(WHAT IS EXPECTED): From the first line to the last, output the entries exactly.

(Dataset records)
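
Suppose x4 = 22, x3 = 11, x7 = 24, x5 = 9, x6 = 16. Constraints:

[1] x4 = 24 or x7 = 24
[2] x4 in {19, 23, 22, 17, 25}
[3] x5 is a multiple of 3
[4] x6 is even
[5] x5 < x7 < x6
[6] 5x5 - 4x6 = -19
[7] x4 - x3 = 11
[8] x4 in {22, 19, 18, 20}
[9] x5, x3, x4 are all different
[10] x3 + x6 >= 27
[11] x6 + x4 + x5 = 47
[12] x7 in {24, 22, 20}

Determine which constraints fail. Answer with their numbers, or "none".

[1] x4 = 22 ≠ 24, but x7 = 24 = 24 (second disjunct)  ✔
[2] x4 = 22 is in {19, 23, 22, 17, 25}  ✔
[3] 9 / 3 = 3, so 3 divides 9  ✔
[4] x6 = 16 is even  ✔
[5] values 9, 24, 16; x7 = 24 is not < x6 = 16  ✘
[6] 5x5 - 4x6 = 5(9) - 4(16) = -19  ✔
[7] x4 - x3 = 22 - 11 = 11  ✔
[8] x4 = 22 is in {22, 19, 18, 20}  ✔
[9] values 9, 11, 22 are pairwise distinct  ✔
[10] x3 + x6 = 11 + 16 = 27; 27 ≥ 27  ✔
[11] x6 + x4 + x5 = 16 + 22 + 9 = 47  ✔
[12] x7 = 24 is in {24, 22, 20}  ✔

Constraint 5 is violated.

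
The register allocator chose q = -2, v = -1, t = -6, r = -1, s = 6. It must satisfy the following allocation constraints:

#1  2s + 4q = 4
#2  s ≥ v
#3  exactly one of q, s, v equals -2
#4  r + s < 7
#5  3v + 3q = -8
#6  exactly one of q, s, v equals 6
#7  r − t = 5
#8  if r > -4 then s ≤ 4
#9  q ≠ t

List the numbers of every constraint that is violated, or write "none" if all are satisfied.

#1 2s + 4q = 2(6) + 4(-2) = 4  true
#2 s = 6, v = -1; 6 ≥ -1  true
#3 q=-2, s=6, v=-1; 1 of them equals -2  true
#4 r + s = -1 + 6 = 5; 5 < 7  true
#5 3v + 3q = 3(-1) + 3(-2) = -9, not -8  false
#6 q=-2, s=6, v=-1; 1 of them equals 6  true
#7 r − t = -1 − (-6) = 5  true
#8 r = -1 > -4, so we need s ≤ 4; but s = 6 > 4  false
#9 q = -2, t = -6; distinct  true

Constraints 5 and 8 do not hold.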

(RESULT OF THE EXERCISE):
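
Suppose x4 = 22, x3 = 11, x7 = 24, x5 = 9, x6 = 16. Constraints:

[1] x4 = 24 or x7 = 24
[2] x4 in {19, 23, 22, 17, 25}
[3] x5 is a multiple of 3
[4] x6 is even
[5] x5 < x7 < x6
[6] 5x5 - 4x6 = -19
[7] x4 - x3 = 11
[8] x4 in {22, 19, 18, 20}
[9] x5, x3, x4 are all different
[10] x3 + x6 >= 27
[11] x6 + x4 + x5 = 47
[12] x7 in {24, 22, 20}

Determine which constraints fail. Answer with their numbers, or "none".

[1] x4 = 22 ≠ 24, but x7 = 24 = 24 (second disjunct)  ✔
[2] x4 = 22 is in {19, 23, 22, 17, 25}  ✔
[3] 9 / 3 = 3, so 3 divides 9  ✔
[4] x6 = 16 is even  ✔
[5] values 9, 24, 16; x7 = 24 is not < x6 = 16  ✘
[6] 5x5 - 4x6 = 5(9) - 4(16) = -19  ✔
[7] x4 - x3 = 22 - 11 = 11  ✔
[8] x4 = 22 is in {22, 19, 18, 20}  ✔
[9] values 9, 11, 22 are pairwise distinct  ✔
[10] x3 + x6 = 11 + 16 = 27; 27 ≥ 27  ✔
[11] x6 + x4 + x5 = 16 + 22 + 9 = 47  ✔
[12] x7 = 24 is in {24, 22, 20}  ✔

Constraint 5 is violated.

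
The register allocator chose q = -2, v = -1, t = -6, r = -1, s = 6. It must satisfy the following allocation constraints:

#1  2s + 4q = 4
#2  s ≥ v
#3  exactly one of q, s, v equals -2
#4  r + s < 7
#5  3v + 3q = -8
#6  exactly one of q, s, v equals 6
#7  r − t = 5
#8  if r > -4 then s ≤ 4
#9  q ≠ t

List the numbers of every constraint that is violated, or write "none" if all are satisfied.

#1 2s + 4q = 2(6) + 4(-2) = 4  true
#2 s = 6, v = -1; 6 ≥ -1  true
#3 q=-2, s=6, v=-1; 1 of them equals -2  true
#4 r + s = -1 + 6 = 5; 5 < 7  true
#5 3v + 3q = 3(-1) + 3(-2) = -9, not -8  false
#6 q=-2, s=6, v=-1; 1 of them equals 6  true
#7 r − t = -1 − (-6) = 5  true
#8 r = -1 > -4, so we need s ≤ 4; but s = 6 > 4  false
#9 q = -2, t = -6; distinct  true

Constraints 5 and 8 do not hold.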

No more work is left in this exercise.